======== Data section ========

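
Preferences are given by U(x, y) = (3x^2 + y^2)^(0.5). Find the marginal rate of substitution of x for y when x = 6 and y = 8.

MRS = 2.25

For CES with ρ = 2, MRS = (3/1)·(y/x)^(-1).
At (6, 8): MRS = 2.25.
That is, one extra unit of x is worth 2.25 units of y at the margin.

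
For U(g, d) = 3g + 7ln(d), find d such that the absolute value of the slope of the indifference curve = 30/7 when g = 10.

MU_g = 3, MU_d = 7/d.
MRS = 3 ÷ (7/d).
MRS depends only on d: (3/7)·d = 30/7 ⇒ d = (30/7)/(3/7) = 10.

d = 10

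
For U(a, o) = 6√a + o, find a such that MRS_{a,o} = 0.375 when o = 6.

MU_a = 6/(2√a), MU_o = 1.
MRS = 6/(2√a) ÷ 1.
MRS depends only on a: 3/√a = 0.375 ⇒ √a = 3/0.375 = 8 ⇒ a = 64.

a = 64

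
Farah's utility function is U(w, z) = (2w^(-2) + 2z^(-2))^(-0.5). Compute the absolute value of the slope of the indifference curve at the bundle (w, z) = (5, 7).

For CES with ρ = -2, MRS = (z/w)^3.
At (5, 7): MRS = 343/125.
So at (5, 7) the consumer would give up 343/125 units of z for one more unit of w.

MRS = 343/125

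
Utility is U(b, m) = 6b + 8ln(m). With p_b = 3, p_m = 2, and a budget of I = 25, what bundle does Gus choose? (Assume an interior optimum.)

b* = 7, m* = 2

MU_b = 6, MU_m = 8/m.
MRS = 6 ÷ (8/m).
Tangency: set MRS = p_b/p_m = 3/2 = 1.5.
MRS depends only on m: 0.75·m = 1.5 ⇒ m* = 1.5/0.75 = 2.
From the budget, 3·b = 25 − 2·2 = 21, so b* = 7.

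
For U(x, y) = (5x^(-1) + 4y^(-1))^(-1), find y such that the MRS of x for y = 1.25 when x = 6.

y = 6

For CES with ρ = -1, MRS = (5/4)·(y/x)^2.
Setting (5/4)·(y/6)^2 = 1.25 gives (y/6)^2 = 1, so y/6 = 1 and y = 6.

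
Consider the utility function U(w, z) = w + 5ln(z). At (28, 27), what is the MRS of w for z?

MU_w = 1, MU_z = 5/z.
MRS = 1 ÷ (5/z).
At (28, 27): MRS = 5.4.
The indifference curve has slope −5.4 at this bundle.

MRS = 5.4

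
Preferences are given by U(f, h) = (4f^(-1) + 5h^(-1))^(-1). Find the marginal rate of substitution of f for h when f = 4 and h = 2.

For CES with ρ = -1, MRS = (4/5)·(h/f)^2.
At (4, 2): MRS = 0.2.
That is, one extra unit of f is worth 0.2 units of h at the margin.

MRS = 0.2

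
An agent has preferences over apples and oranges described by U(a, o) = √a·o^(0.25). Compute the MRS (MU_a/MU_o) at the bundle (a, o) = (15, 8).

MU_a = 0.5·a^(-0.5)·o^(0.25) and MU_o = 0.25·√a·o^(-0.75).
MRS = MU_a/MU_o = (2)·o/a.
At (15, 8): MRS = 16/15.
So at (15, 8) the consumer would give up 16/15 units of o for one more unit of a.

MRS = 16/15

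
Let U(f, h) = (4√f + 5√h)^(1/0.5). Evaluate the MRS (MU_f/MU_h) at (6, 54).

For CES with ρ = 0.5, MRS = (4/5)·√(h/f).
At (6, 54): MRS = 2.4.
The indifference curve has slope −2.4 at this bundle.

MRS = 2.4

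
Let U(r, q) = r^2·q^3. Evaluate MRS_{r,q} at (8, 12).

MRS = 1

MU_r = 2·r·q^3 and MU_q = 3·r^2·q^2.
MRS = MU_r/MU_q = (2/3)·q/r.
At (8, 12): MRS = 1.
That is, one extra unit of r is worth 1 units of q at the margin.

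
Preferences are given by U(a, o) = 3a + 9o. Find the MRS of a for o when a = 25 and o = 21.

MRS = 1/3

MU_a = 3, MU_o = 9, so MRS = 3/9 = 1/3 at every bundle.
At (25, 21): MRS = 1/3.
That is, one extra unit of a is worth 1/3 units of o at the margin.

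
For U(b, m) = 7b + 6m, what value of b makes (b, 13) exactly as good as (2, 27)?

b = 14

U(2, 27) = 176.
Set U(b, 13) = 176 and solve.
7b + 6·13 = 176 ⇒ 7b = 98 ⇒ b = 14.
Check: U(14, 13) = 176.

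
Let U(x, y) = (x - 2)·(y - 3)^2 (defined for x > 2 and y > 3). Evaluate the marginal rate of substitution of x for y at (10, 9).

MRS = 0.375

MU_x = (y−3)^2, MU_y = 2·(x−2)·(y−3).
MRS = (1/2)·(y−3)/(x−2).
At (10, 9): MRS = 0.375.
The indifference curve has slope −0.375 at this bundle.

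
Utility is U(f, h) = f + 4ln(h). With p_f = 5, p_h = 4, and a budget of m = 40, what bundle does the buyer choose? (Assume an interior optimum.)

MU_f = 1, MU_h = 4/h.
MRS = 1 ÷ (4/h).
Tangency: set MRS = p_f/p_h = 5/4 = 1.25.
MRS depends only on h: 0.25·h = 1.25 ⇒ h* = 1.25/0.25 = 5.
From the budget, 5·f = 40 − 4·5 = 20, so f* = 4.

f* = 4, h* = 5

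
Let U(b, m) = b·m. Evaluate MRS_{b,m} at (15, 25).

MRS = 5/3

MU_b = m and MU_m = b.
MRS = MU_b/MU_m = m/b.
At (15, 25): MRS = 5/3.
That is, one extra unit of b is worth 5/3 units of m at the margin.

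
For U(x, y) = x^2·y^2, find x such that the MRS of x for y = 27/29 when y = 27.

x = 29

MU_x = 2·x·y^2 and MU_y = 2·x^2·y.
MRS = MU_x/MU_y = y/x.
Substitute y = 27: MRS = 27/x. Setting 27/x = 27/29 gives x = 27/(27/29) = 29.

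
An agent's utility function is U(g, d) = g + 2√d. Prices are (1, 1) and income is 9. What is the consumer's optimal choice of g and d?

g* = 8, d* = 1

MU_g = 1, MU_d = 2/(2√d).
MRS = 1 ÷ (2/(2√d)).
Tangency: set MRS = p_g/p_d = 1/1 = 1.
MRS depends only on d: √d = 1 ⇒ √d = 1 ⇒ d* = 1.
From the budget, 1·g = 9 − 1·1 = 8, so g* = 8.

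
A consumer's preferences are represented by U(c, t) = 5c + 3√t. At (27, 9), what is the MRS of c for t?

MRS = 10

MU_c = 5, MU_t = 3/(2√t).
MRS = 5 ÷ (3/(2√t)).
At (27, 9): MRS = 10.
The indifference curve has slope −10 at this bundle.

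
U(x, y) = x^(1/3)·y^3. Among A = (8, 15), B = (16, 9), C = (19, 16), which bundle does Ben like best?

Evaluate utility at each bundle:
U(A) = 6750.000.
U(B) = 1836.965.
U(C) = 10929.773.
Highest utility is C, so C ≻ A ≻ B.

Bundle C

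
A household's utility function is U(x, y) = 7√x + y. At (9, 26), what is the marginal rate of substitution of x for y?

MRS = 7/6

MU_x = 7/(2√x), MU_y = 1.
MRS = 7/(2√x) ÷ 1.
At (9, 26): MRS = 7/6.
The indifference curve has slope −7/6 at this bundle.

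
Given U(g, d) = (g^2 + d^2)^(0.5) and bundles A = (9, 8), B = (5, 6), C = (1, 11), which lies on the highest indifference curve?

Evaluate utility at each bundle:
U(A) = 12.042.
U(B) = 7.810.
U(C) = 11.045.
Highest utility is A, so A ≻ C ≻ B.

Bundle A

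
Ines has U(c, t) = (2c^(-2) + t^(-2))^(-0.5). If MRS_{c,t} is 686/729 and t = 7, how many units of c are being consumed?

For CES with ρ = -2, MRS = (2/1)·(t/c)^3.
Setting (2/1)·(7/c)^3 = 686/729 gives (7/c)^3 = 343/729, so 7/c = 7/9 and c = 9.

c = 9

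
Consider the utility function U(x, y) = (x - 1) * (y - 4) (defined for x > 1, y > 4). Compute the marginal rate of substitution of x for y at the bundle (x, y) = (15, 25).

MU_x = (y−4), MU_y = (x−1).
MRS = (y−4)/(x−1).
At (15, 25): MRS = 1.5.
So at (15, 25) the consumer would give up 1.5 units of y for one more unit of x.

MRS = 1.5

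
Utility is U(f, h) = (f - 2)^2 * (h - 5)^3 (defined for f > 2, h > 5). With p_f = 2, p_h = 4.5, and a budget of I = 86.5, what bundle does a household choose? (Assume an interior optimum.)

MU_f = 2·(f−2)·(h−5)^3, MU_h = 3·(f−2)^2·(h−5)^2.
MRS = (2/3)·(h−5)/(f−2).
Tangency: set MRS = p_f/p_h = 2/4.5 = 4/9.
So (2/3)·(h − 5)/(f − 2) = 4/9, i.e. (h − 5) = (2/3)·(f − 2).
Rewrite the budget in excess-of-subsistence terms: 2·(f − 2) + 4.5·(h − 5) = 86.5 − 2·2 − 4.5·5 = 60.
Substituting, 5·(f − 2) = 60, so f − 2 = 12 and f* = 14.
Then h − 5 = (2/3)·12 = 8, so h* = 13.

f* = 14, h* = 13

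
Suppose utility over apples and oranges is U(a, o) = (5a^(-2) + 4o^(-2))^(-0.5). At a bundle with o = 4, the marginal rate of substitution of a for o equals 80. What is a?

a = 1

For CES with ρ = -2, MRS = (5/4)·(o/a)^3.
Setting (5/4)·(4/a)^3 = 80 gives (4/a)^3 = 64, so 4/a = 4 and a = 1.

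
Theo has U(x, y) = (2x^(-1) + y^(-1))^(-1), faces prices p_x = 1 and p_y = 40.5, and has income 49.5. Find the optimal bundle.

x* = 9, y* = 1

For CES with ρ = -1, MRS = (2/1)·(y/x)^2.
Tangency: set MRS = p_x/p_y = 1/40.5 = 2/81.
So (y/x)^2 = 1/81; taking the square root, y/x = 1/9, i.e. y = (1/9)·x.
Substitute into the budget 1·x + 40.5·y = 49.5: 5.5·x = 49.5, so x* = 9 and y* = (1/9)·9 = 1.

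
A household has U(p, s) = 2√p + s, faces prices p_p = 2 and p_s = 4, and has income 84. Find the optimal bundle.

MU_p = 2/(2√p), MU_s = 1.
MRS = 2/(2√p) ÷ 1.
Tangency: set MRS = p_p/p_s = 2/4 = 0.5.
MRS depends only on p: 1/√p = 0.5 ⇒ √p = 1/0.5 = 2 ⇒ p* = 4.
From the budget, 4·s = 84 − 2·4 = 76, so s* = 19.

p* = 4, s* = 19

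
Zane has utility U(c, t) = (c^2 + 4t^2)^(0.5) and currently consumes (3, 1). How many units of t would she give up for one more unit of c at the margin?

For CES with ρ = 2, MRS = (1/4)·(t/c)^(-1).
At (3, 1): MRS = 0.75.
So at (3, 1) the consumer would give up 0.75 units of t for one more unit of c.

MRS = 0.75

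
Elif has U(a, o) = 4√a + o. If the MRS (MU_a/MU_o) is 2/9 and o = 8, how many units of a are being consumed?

MU_a = 4/(2√a), MU_o = 1.
MRS = 4/(2√a) ÷ 1.
MRS depends only on a: 2/√a = 2/9 ⇒ √a = 2/(2/9) = 9 ⇒ a = 81.

a = 81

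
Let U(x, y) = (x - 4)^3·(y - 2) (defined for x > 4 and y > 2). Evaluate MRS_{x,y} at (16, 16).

MU_x = 3·(x−4)^2·(y−2), MU_y = (x−4)^3.
MRS = (3/1)·(y−2)/(x−4).
At (16, 16): MRS = 3.5.
So at (16, 16) the consumer would give up 3.5 units of y for one more unit of x.

MRS = 3.5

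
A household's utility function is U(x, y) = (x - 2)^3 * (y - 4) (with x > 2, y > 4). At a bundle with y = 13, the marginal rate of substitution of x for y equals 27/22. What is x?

MU_x = 3·(x−2)^2·(y−4), MU_y = (x−2)^3.
MRS = (3/1)·(y−4)/(x−2).
Substitute y = 13: MRS = 27/(x − 2). Setting this equal to 27/22 gives x − 2 = 27/(27/22) = 22, so x = 24.

x = 24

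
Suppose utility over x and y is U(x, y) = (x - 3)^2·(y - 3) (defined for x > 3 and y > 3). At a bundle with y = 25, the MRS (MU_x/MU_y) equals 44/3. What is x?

x = 6

MU_x = 2·(x−3)·(y−3), MU_y = (x−3)^2.
MRS = (2/1)·(y−3)/(x−3).
Substitute y = 25: MRS = 44/(x − 3). Setting this equal to 44/3 gives x − 3 = 44/(44/3) = 3, so x = 6.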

========

§ What you need to do: Write out exactly the lines from the one with "A household's utility function is U(x, y) = (x" through the end of the records above, both ends included, and leave out all other lines.

§ Solved exercise:
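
A household's utility function is U(x, y) = (x - 2)^3 * (y - 4) (with x > 2, y > 4). At a bundle with y = 13, the marginal rate of substitution of x for y equals 27/22. What is x?

MU_x = 3·(x−2)^2·(y−4), MU_y = (x−2)^3.
MRS = (3/1)·(y−4)/(x−2).
Substitute y = 13: MRS = 27/(x − 2). Setting this equal to 27/22 gives x − 2 = 27/(27/22) = 22, so x = 24.

x = 24

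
Suppose utility over x and y is U(x, y) = (x - 3)^2·(y - 3) (defined for x > 3 and y > 3). At a bundle with y = 25, the MRS (MU_x/MU_y) equals 44/3. What is x?

x = 6

MU_x = 2·(x−3)·(y−3), MU_y = (x−3)^2.
MRS = (2/1)·(y−3)/(x−3).
Substitute y = 25: MRS = 44/(x − 3). Setting this equal to 44/3 gives x − 3 = 44/(44/3) = 3, so x = 6.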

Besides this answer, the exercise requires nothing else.